## EXERCISE REQUIREMENTS
Your answer should be the records below, repeated exactly as they stand.

## ENTRIES PROVIDED
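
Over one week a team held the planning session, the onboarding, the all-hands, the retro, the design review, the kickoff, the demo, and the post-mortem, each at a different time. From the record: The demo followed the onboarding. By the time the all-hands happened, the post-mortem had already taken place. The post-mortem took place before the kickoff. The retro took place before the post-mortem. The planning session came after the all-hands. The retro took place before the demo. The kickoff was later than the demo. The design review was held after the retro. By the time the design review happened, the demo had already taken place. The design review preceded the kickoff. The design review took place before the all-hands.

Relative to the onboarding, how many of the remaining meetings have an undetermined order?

Forced after the onboarding: the all-hands, the demo, the design review, the kickoff, and the planning session.
That leaves the post-mortem and the retro with no forced order relative to the onboarding — 2.

2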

## SOLVED PROBLEM
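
Over one week a team held the planning session, the onboarding, the all-hands, the retro, the design review, the kickoff, the demo, and the post-mortem, each at a different time. From the record: The demo followed the onboarding. By the time the all-hands happened, the post-mortem had already taken place. The post-mortem took place before the kickoff. The retro took place before the post-mortem. The planning session came after the all-hands. The retro took place before the demo. The kickoff was later than the demo. The design review was held after the retro. By the time the design review happened, the demo had already taken place. The design review preceded the kickoff. The design review took place before the all-hands.

Relative to the onboarding, how many of the remaining meetings have an undetermined order?

Forced after the onboarding: the all-hands, the demo, the design review, the kickoff, and the planning session.
That leaves the post-mortem and the retro with no forced order relative to the onboarding — 2.

2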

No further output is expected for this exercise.